**PROBLEM TO SOLVE:**
The entries must be retyped exactly, down to the last line.
(EXCERPTED RECORDS begins)
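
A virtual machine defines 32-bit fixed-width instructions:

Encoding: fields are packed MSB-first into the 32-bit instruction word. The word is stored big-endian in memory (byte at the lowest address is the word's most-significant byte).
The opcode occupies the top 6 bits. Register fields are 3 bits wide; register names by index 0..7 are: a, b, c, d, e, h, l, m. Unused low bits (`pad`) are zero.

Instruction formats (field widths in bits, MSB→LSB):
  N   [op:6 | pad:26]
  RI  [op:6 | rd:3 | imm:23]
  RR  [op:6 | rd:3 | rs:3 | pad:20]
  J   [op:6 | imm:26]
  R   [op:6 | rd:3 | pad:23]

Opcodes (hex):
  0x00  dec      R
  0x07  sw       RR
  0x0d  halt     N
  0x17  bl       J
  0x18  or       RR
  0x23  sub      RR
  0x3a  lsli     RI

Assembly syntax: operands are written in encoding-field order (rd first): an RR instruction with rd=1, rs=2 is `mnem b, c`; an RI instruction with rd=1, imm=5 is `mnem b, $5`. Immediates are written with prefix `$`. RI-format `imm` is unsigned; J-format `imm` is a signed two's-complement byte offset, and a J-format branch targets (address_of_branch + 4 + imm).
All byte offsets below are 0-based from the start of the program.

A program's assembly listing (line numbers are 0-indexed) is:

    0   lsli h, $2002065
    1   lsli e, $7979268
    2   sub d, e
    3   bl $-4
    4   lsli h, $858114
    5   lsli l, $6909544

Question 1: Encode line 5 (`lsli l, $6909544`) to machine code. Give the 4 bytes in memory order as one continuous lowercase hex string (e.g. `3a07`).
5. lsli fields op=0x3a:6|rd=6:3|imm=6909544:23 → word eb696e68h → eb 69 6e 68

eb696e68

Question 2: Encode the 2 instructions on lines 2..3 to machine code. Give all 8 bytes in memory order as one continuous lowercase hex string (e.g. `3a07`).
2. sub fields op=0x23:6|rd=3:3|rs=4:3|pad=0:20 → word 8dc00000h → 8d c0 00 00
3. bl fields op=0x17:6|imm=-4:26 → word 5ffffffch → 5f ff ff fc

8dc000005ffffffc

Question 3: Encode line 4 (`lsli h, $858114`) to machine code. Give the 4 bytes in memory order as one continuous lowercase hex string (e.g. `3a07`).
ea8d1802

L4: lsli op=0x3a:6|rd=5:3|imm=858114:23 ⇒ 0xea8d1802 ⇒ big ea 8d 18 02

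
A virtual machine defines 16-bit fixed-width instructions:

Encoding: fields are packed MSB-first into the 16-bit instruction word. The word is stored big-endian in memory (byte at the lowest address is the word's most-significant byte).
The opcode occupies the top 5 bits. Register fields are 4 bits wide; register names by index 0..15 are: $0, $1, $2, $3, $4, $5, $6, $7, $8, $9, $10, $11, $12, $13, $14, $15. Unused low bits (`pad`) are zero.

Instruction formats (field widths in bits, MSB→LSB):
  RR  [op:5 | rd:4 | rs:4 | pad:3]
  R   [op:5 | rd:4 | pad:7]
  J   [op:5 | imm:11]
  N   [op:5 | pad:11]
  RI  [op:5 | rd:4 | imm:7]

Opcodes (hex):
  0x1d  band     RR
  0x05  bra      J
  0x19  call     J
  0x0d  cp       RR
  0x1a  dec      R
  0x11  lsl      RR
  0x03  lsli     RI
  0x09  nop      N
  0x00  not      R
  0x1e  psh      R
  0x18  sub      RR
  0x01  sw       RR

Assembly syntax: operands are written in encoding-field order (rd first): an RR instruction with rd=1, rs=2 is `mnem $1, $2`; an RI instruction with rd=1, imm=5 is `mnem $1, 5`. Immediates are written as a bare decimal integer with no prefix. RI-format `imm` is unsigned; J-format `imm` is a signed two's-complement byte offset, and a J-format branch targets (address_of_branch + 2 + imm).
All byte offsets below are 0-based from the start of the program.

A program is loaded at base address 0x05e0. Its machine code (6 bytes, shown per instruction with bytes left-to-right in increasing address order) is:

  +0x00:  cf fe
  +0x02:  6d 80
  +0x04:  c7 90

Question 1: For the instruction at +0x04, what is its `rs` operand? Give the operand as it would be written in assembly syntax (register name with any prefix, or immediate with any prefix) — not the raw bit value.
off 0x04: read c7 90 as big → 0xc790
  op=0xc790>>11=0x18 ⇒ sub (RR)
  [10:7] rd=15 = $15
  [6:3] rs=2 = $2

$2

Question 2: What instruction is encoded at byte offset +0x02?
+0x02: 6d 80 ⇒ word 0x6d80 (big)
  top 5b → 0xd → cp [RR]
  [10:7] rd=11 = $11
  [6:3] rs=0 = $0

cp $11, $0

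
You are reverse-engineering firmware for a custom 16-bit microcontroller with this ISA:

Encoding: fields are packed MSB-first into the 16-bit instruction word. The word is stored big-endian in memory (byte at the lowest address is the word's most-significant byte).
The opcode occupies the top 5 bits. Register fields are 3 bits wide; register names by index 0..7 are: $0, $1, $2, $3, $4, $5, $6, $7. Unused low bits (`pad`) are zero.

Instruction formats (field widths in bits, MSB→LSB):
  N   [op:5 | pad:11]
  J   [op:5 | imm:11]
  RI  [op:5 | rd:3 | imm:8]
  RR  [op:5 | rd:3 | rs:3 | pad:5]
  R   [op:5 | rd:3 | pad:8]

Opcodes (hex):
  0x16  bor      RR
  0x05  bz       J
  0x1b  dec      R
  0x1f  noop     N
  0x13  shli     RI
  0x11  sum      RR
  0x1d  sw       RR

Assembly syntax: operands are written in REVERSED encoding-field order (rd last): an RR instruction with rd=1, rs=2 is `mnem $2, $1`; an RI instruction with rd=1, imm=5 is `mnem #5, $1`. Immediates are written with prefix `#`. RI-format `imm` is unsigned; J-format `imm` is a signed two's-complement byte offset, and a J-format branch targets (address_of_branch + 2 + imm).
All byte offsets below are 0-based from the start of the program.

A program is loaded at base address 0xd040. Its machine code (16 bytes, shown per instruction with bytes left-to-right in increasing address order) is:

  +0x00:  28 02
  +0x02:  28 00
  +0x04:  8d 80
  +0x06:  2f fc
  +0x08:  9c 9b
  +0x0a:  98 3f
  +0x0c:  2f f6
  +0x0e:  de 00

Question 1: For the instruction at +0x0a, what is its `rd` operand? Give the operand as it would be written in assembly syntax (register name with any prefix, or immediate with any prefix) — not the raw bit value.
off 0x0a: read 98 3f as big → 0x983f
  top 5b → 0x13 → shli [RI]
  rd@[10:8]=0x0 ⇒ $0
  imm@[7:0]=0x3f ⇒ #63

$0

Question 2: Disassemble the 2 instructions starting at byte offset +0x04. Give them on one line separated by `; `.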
(EXCERPTED RECORDS ends)
**FINISHED EXERCISE:**
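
A virtual machine defines 32-bit fixed-width instructions:

Encoding: fields are packed MSB-first into the 32-bit instruction word. The word is stored big-endian in memory (byte at the lowest address is the word's most-significant byte).
The opcode occupies the top 6 bits. Register fields are 3 bits wide; register names by index 0..7 are: a, b, c, d, e, h, l, m. Unused low bits (`pad`) are zero.

Instruction formats (field widths in bits, MSB→LSB):
  N   [op:6 | pad:26]
  RI  [op:6 | rd:3 | imm:23]
  RR  [op:6 | rd:3 | rs:3 | pad:20]
  J   [op:6 | imm:26]
  R   [op:6 | rd:3 | pad:23]

Opcodes (hex):
  0x00  dec      R
  0x07  sw       RR
  0x0d  halt     N
  0x17  bl       J
  0x18  or       RR
  0x23  sub      RR
  0x3a  lsli     RI

Assembly syntax: operands are written in encoding-field order (rd first): an RR instruction with rd=1, rs=2 is `mnem b, c`; an RI instruction with rd=1, imm=5 is `mnem b, $5`. Immediates are written with prefix `$`. RI-format `imm` is unsigned; J-format `imm` is a signed two's-complement byte offset, and a J-format branch targets (address_of_branch + 4 + imm).
All byte offsets below are 0-based from the start of the program.

A program's assembly listing (line numbers are 0-indexed) is:

    0   lsli h, $2002065
    1   lsli e, $7979268
    2   sub d, e
    3   bl $-4
    4   lsli h, $858114
    5   lsli l, $6909544

Question 1: Encode line 5 (`lsli l, $6909544`) to machine code. Give the 4 bytes in memory order as one continuous lowercase hex string (e.g. `3a07`).
5. lsli fields op=0x3a:6|rd=6:3|imm=6909544:23 → word eb696e68h → eb 69 6e 68

eb696e68

Question 2: Encode the 2 instructions on lines 2..3 to machine code. Give all 8 bytes in memory order as one continuous lowercase hex string (e.g. `3a07`).
2. sub fields op=0x23:6|rd=3:3|rs=4:3|pad=0:20 → word 8dc00000h → 8d c0 00 00
3. bl fields op=0x17:6|imm=-4:26 → word 5ffffffch → 5f ff ff fc

8dc000005ffffffc

Question 3: Encode line 4 (`lsli h, $858114`) to machine code. Give the 4 bytes in memory order as one continuous lowercase hex string (e.g. `3a07`).
ea8d1802

L4: lsli op=0x3a:6|rd=5:3|imm=858114:23 ⇒ 0xea8d1802 ⇒ big ea 8d 18 02

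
A virtual machine defines 16-bit fixed-width instructions:

Encoding: fields are packed MSB-first into the 16-bit instruction word. The word is stored big-endian in memory (byte at the lowest address is the word's most-significant byte).
The opcode occupies the top 5 bits. Register fields are 4 bits wide; register names by index 0..15 are: $0, $1, $2, $3, $4, $5, $6, $7, $8, $9, $10, $11, $12, $13, $14, $15. Unused low bits (`pad`) are zero.

Instruction formats (field widths in bits, MSB→LSB):
  RR  [op:5 | rd:4 | rs:4 | pad:3]
  R   [op:5 | rd:4 | pad:7]
  J   [op:5 | imm:11]
  N   [op:5 | pad:11]
  RI  [op:5 | rd:4 | imm:7]

Opcodes (hex):
  0x1d  band     RR
  0x05  bra      J
  0x19  call     J
  0x0d  cp       RR
  0x1a  dec      R
  0x11  lsl      RR
  0x03  lsli     RI
  0x09  nop      N
  0x00  not      R
  0x1e  psh      R
  0x18  sub      RR
  0x01  sw       RR

Assembly syntax: operands are written in encoding-field order (rd first): an RR instruction with rd=1, rs=2 is `mnem $1, $2`; an RI instruction with rd=1, imm=5 is `mnem $1, 5`. Immediates are written as a bare decimal integer with no prefix. RI-format `imm` is unsigned; J-format `imm` is a signed two's-complement byte offset, and a J-format branch targets (address_of_branch + 2 + imm).
All byte offsets below are 0-based from the start of the program.

A program is loaded at base address 0x05e0. Its machine code (6 bytes, shown per instruction with bytes left-to-right in increasing address order) is:

  +0x00:  cf fe
  +0x02:  6d 80
  +0x04:  c7 90

Question 1: For the instruction at +0x04, what is its `rs` operand? Give the operand as it would be written in assembly syntax (register name with any prefix, or immediate with any prefix) — not the raw bit value.
off 0x04: read c7 90 as big → 0xc790
  op=0xc790>>11=0x18 ⇒ sub (RR)
  [10:7] rd=15 = $15
  [6:3] rs=2 = $2

$2

Question 2: What instruction is encoded at byte offset +0x02?
+0x02: 6d 80 ⇒ word 0x6d80 (big)
  top 5b → 0xd → cp [RR]
  [10:7] rd=11 = $11
  [6:3] rs=0 = $0

cp $11, $0

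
You are reverse-engineering firmware for a custom 16-bit microcontroller with this ISA:

Encoding: fields are packed MSB-first into the 16-bit instruction word. The word is stored big-endian in memory (byte at the lowest address is the word's most-significant byte).
The opcode occupies the top 5 bits. Register fields are 3 bits wide; register names by index 0..7 are: $0, $1, $2, $3, $4, $5, $6, $7. Unused low bits (`pad`) are zero.

Instruction formats (field widths in bits, MSB→LSB):
  N   [op:5 | pad:11]
  J   [op:5 | imm:11]
  RI  [op:5 | rd:3 | imm:8]
  RR  [op:5 | rd:3 | rs:3 | pad:5]
  R   [op:5 | rd:3 | pad:8]

Opcodes (hex):
  0x16  bor      RR
  0x05  bz       J
  0x1b  dec      R
  0x1f  noop     N
  0x13  shli     RI
  0x11  sum      RR
  0x1d  sw       RR

Assembly syntax: operands are written in REVERSED encoding-field order (rd last): an RR instruction with rd=1, rs=2 is `mnem $2, $1`; an RI instruction with rd=1, imm=5 is `mnem #5, $1`. Immediates are written with prefix `#`. RI-format `imm` is unsigned; J-format `imm` is a signed two's-complement byte offset, and a J-format branch targets (address_of_branch + 2 + imm).
All byte offsets below are 0-based from the start of the program.

A program is loaded at base address 0xd040. Its machine code (16 bytes, shown per instruction with bytes left-to-right in increasing address order) is:

  +0x00:  28 02
  +0x02:  28 00
  +0x04:  8d 80
  +0x06:  2f fc
  +0x08:  9c 9b
  +0x0a:  98 3f
  +0x0c:  2f f6
  +0x0e:  de 00

Question 1: For the instruction at +0x0a, what is its `rd` operand? Give the operand as it would be written in assembly syntax (register name with any prefix, or immediate with any prefix) — not the raw bit value.
off 0x0a: read 98 3f as big → 0x983f
  top 5b → 0x13 → shli [RI]
  rd@[10:8]=0x0 ⇒ $0
  imm@[7:0]=0x3f ⇒ #63

$0

Question 2: Disassemble the 2 instructions starting at byte offset +0x04. Give them on one line separated by `; `.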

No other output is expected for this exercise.